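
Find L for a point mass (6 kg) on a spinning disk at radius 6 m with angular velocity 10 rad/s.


Given: m = 6 kg, r = 6 m, omega = 10 rad/s
For a point mass: I = m*r^2
I = 6*6^2 = 6*36 = 216
L = I*omega = 216*10
L = 2160 kg*m^2/s

2160 kg*m^2/s


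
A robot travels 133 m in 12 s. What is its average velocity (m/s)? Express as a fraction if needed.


Given: distance d = 133 m, time t = 12 s
Using v = d / t
v = 133 / 12
v = 133/12 m/s

133/12 m/s


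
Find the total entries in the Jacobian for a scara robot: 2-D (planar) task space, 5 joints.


Given: task space dimension = 2, joints = 5
Jacobian is a 2 x 5 matrix
Total entries = rows * columns
Total = 2 * 5
Total = 10

10


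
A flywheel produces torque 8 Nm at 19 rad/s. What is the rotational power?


Given: tau = 8 Nm, omega = 19 rad/s
Using P = tau * omega
P = 8 * 19
P = 152 W

152 W


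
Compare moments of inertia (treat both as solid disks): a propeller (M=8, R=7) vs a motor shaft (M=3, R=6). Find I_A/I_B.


Given: M1=8 kg, R1=7 m, M2=3 kg, R2=6 m
For a disk: I = (1/2)*M*R^2, so I_A/I_B = (M1*R1^2)/(M2*R2^2)
M1*R1^2 = 8*49 = 392
M2*R2^2 = 3*36 = 108
I_A/I_B = 392/108 = 98/27

98/27


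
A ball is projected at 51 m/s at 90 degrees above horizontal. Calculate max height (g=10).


Given: v0 = 51 m/s, theta = 90 deg, g = 10 m/s^2
sin^2(90) = 1
Using H = v0^2 * sin^2(theta) / (2*g)
H = 51^2 * 1 / (2*10)
H = 2601 * 1 / 20
H = 2601 / 20
H = 2601/20 m

2601/20 m


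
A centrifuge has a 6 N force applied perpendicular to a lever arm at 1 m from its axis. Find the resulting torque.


Given: F = 6 N, r = 1 m, angle = 90 deg (perpendicular)
Using tau = F * r * sin(90)
sin(90) = 1
tau = 6 * 1 * 1
tau = 6 Nm

6 Nm


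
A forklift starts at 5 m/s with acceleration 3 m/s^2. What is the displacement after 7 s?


Given: v0 = 5 m/s, a = 3 m/s^2, t = 7 s
Using s = v0*t + (1/2)*a*t^2
s = 5*7 + (1/2)*3*7^2
s = 35 + (1/2)*147
s = 35 + 147/2
s = 217/2

217/2 m


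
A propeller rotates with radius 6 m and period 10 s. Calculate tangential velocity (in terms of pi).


Given: radius r = 6 m, period T = 10 s
Using v = 2*pi*r / T
v = 2*pi*6 / 10
v = 12*pi / 10
v = 6/5*pi m/s

6/5*pi m/s


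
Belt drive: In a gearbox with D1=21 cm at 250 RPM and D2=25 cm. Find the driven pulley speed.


Given: D1 = 21 cm, w1 = 250 RPM, D2 = 25 cm
Using D1*w1 = D2*w2
w2 = D1*w1 / D2
w2 = 21*250 / 25
w2 = 5250 / 25
w2 = 210 RPM

210 RPM


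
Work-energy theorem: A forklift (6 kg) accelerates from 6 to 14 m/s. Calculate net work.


Given: m = 6 kg, v0 = 6 m/s, v = 14 m/s
Using W = (1/2)*m*(v^2 - v0^2)
v^2 = 14^2 = 196
v0^2 = 6^2 = 36
v^2 - v0^2 = 196 - 36 = 160
W = (1/2)*6*160 = 480 J

480 J


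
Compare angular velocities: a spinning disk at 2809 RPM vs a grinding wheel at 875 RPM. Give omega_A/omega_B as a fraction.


Given: RPM_A = 2809, RPM_B = 875
omega = 2*pi*RPM/60, so omega_A/omega_B = RPM_A / RPM_B
omega_A/omega_B = 2809 / 875
omega_A/omega_B = 2809/875

2809/875


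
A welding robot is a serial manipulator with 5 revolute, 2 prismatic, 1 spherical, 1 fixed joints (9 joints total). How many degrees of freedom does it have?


Given: serial robot with 5 revolute, 2 prismatic, 1 spherical, 1 fixed joints
DOF contribution per joint type: revolute=1, prismatic=1, spherical=3, fixed=0
DOF = 5*1 + 2*1 + 1*3 + 1*0
DOF = 10

10


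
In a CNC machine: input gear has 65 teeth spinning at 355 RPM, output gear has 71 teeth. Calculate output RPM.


Given: N1 = 65 teeth, w1 = 355 RPM, N2 = 71 teeth
Using N1*w1 = N2*w2
w2 = N1*w1 / N2
w2 = 65*355 / 71
w2 = 23075 / 71
w2 = 325 RPM

325 RPM


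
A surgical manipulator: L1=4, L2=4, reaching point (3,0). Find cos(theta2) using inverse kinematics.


Given: L1 = 4, L2 = 4, target (x, y) = (3, 0)
Using cos(theta2) = (x^2 + y^2 - L1^2 - L2^2) / (2*L1*L2)
x^2 + y^2 = 3^2 + 0 = 9
L1^2 + L2^2 = 16 + 16 = 32
Numerator = 9 - 32 = -23
Denominator = 2*4*4 = 32
cos(theta2) = -23/32 = -23/32

-23/32


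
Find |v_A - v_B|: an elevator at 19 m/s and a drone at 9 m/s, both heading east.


Given: v_A = 19 m/s east, v_B = 9 m/s east
Both move in the same direction; relative speed = |v_A - v_B|
|19 - 9| = |10|
= 10 m/s

10 m/s


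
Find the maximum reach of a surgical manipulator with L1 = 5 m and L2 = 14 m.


Given: L1 = 5 m, L2 = 14 m
For a 2-link planar arm, max reach = L1 + L2 (fully extended)
Max reach = 5 + 14
Max reach = 19 m

19 m


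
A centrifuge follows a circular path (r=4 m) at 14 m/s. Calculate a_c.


Given: v = 14 m/s, r = 4 m
Using a_c = v^2 / r
a_c = 14^2 / 4
a_c = 196 / 4
a_c = 49 m/s^2

49 m/s^2


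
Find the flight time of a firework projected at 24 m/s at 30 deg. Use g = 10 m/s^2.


Given: v0 = 24 m/s, theta = 30 deg, g = 10 m/s^2
sin(30) = 1/2
Using T = 2*v0*sin(theta) / g
T = 2*24*1/2 / 10
T = 24 / 10
T = 12/5 s

12/5 s


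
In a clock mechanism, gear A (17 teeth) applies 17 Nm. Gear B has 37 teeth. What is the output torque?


Given: N1 = 17, N2 = 37, T1 = 17 Nm
Using T2/T1 = N2/N1
T2 = T1 * N2 / N1
T2 = 17 * 37 / 17
T2 = 629 / 17
T2 = 37 Nm

37 Nm


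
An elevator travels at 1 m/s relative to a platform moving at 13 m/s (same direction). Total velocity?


Given: object velocity = 1 m/s, platform velocity = 13 m/s (same direction)
Using classical velocity addition: v_total = v_object + v_platform
v_total = 1 + 13
v_total = 14 m/s

14 m/s


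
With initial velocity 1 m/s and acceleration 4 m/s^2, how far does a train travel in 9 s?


Given: v0 = 1 m/s, a = 4 m/s^2, t = 9 s
Using s = v0*t + (1/2)*a*t^2
s = 1*9 + (1/2)*4*9^2
s = 9 + (1/2)*324
s = 9 + 162
s = 171

171 m


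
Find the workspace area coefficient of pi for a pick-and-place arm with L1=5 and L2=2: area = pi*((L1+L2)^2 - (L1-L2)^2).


Given: L1 = 5, L2 = 2
(L1+L2)^2 = (7)^2 = 49
(L1-L2)^2 = (3)^2 = 9
Difference = 49 - 9 = 40
This equals 4*L1*L2 = 4*5*2 = 40
Workspace area = 40*pi

40


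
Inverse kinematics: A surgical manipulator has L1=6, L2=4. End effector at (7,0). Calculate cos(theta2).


Given: L1 = 6, L2 = 4, target (x, y) = (7, 0)
Using cos(theta2) = (x^2 + y^2 - L1^2 - L2^2) / (2*L1*L2)
x^2 + y^2 = 7^2 + 0 = 49
L1^2 + L2^2 = 36 + 16 = 52
Numerator = 49 - 52 = -3
Denominator = 2*6*4 = 48
cos(theta2) = -3/48 = -1/16

-1/16


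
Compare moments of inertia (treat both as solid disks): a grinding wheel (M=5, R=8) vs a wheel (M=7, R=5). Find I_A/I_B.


Given: M1=5 kg, R1=8 m, M2=7 kg, R2=5 m
For a disk: I = (1/2)*M*R^2, so I_A/I_B = (M1*R1^2)/(M2*R2^2)
M1*R1^2 = 5*64 = 320
M2*R2^2 = 7*25 = 175
I_A/I_B = 320/175 = 64/35

64/35


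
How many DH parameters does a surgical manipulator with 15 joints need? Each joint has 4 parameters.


Given: 15 joints, 4 DH parameters per joint (d, theta, a, alpha)
Total DH parameters = number_of_joints * 4
Total = 15 * 4
Total = 60

60


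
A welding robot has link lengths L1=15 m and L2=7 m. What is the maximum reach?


Given: L1 = 15 m, L2 = 7 m
For a 2-link planar arm, max reach = L1 + L2 (fully extended)
Max reach = 15 + 7
Max reach = 22 m

22 m


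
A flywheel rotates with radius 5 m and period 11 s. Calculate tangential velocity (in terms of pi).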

■ WORK ORDER: Reproduce without change every line of the entries above, from the one containing "How many DH" through the last.

■ ANSWER BELOW:
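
How many DH parameters does a surgical manipulator with 15 joints need? Each joint has 4 parameters.


Given: 15 joints, 4 DH parameters per joint (d, theta, a, alpha)
Total DH parameters = number_of_joints * 4
Total = 15 * 4
Total = 60

60


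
A welding robot has link lengths L1=15 m and L2=7 m. What is the maximum reach?


Given: L1 = 15 m, L2 = 7 m
For a 2-link planar arm, max reach = L1 + L2 (fully extended)
Max reach = 15 + 7
Max reach = 22 m

22 m


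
A flywheel rotates with radius 5 m and period 11 s. Calculate tangential velocity (in terms of pi).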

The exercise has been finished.